### [Assignment]
The records shown below are to be repeated exactly and completely.

### [Data to process]
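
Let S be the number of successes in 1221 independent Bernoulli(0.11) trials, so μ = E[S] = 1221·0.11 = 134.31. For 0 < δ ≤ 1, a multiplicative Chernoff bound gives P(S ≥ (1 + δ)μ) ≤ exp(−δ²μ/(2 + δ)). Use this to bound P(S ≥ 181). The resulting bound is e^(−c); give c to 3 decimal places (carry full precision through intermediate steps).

6.914

Write 181 = (1 + δ)μ, so δ = 181/134.31 − 1 = 0.3476286…
Then the exponent is δ²μ/(2 + δ) = (181 − μ)² / (μ·(2 + δ)) = 6.913692.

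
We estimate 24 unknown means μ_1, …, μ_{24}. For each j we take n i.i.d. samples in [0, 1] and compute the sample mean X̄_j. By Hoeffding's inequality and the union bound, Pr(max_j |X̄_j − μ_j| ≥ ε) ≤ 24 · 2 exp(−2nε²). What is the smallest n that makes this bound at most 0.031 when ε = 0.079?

Need 2·24·exp(−2nε²) ≤ 0.031, i.e. exp(−2nε²) ≤ 0.031/48.
So 2nε² ≥ ln(48/0.031) = 7.344969.
Hence n ≥ 7.344969/(2·0.079²) = 588.445.
The smallest integer n is 589.

589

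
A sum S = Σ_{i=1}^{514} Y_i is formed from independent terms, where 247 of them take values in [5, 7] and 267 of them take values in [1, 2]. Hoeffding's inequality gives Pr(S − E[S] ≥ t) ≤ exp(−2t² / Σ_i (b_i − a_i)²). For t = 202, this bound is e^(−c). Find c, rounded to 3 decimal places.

65.026

Σ(b_i − a_i)² = 247·2² + 267·1² = 1255.
c = 2t² / 1255 = 2·202² / 1255 = 65.0263.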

### [Response box]
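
Let S be the number of successes in 1221 independent Bernoulli(0.11) trials, so μ = E[S] = 1221·0.11 = 134.31. For 0 < δ ≤ 1, a multiplicative Chernoff bound gives P(S ≥ (1 + δ)μ) ≤ exp(−δ²μ/(2 + δ)). Use this to bound P(S ≥ 181). The resulting bound is e^(−c); give c to 3 decimal places (carry full precision through intermediate steps).

6.914

Write 181 = (1 + δ)μ, so δ = 181/134.31 − 1 = 0.3476286…
Then the exponent is δ²μ/(2 + δ) = (181 − μ)² / (μ·(2 + δ)) = 6.913692.

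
We estimate 24 unknown means μ_1, …, μ_{24}. For each j we take n i.i.d. samples in [0, 1] and compute the sample mean X̄_j. By Hoeffding's inequality and the union bound, Pr(max_j |X̄_j − μ_j| ≥ ε) ≤ 24 · 2 exp(−2nε²). What is the smallest n that makes this bound at most 0.031 when ε = 0.079?

Need 2·24·exp(−2nε²) ≤ 0.031, i.e. exp(−2nε²) ≤ 0.031/48.
So 2nε² ≥ ln(48/0.031) = 7.344969.
Hence n ≥ 7.344969/(2·0.079²) = 588.445.
The smallest integer n is 589.

589

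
A sum S = Σ_{i=1}^{514} Y_i is formed from independent terms, where 247 of them take values in [5, 7] and 267 of them take values in [1, 2]. Hoeffding's inequality gives Pr(S − E[S] ≥ t) ≤ exp(−2t² / Σ_i (b_i − a_i)²). For t = 202, this bound is e^(−c). Find c, rounded to 3 decimal places.

65.026

Σ(b_i − a_i)² = 247·2² + 267·1² = 1255.
c = 2t² / 1255 = 2·202² / 1255 = 65.0263.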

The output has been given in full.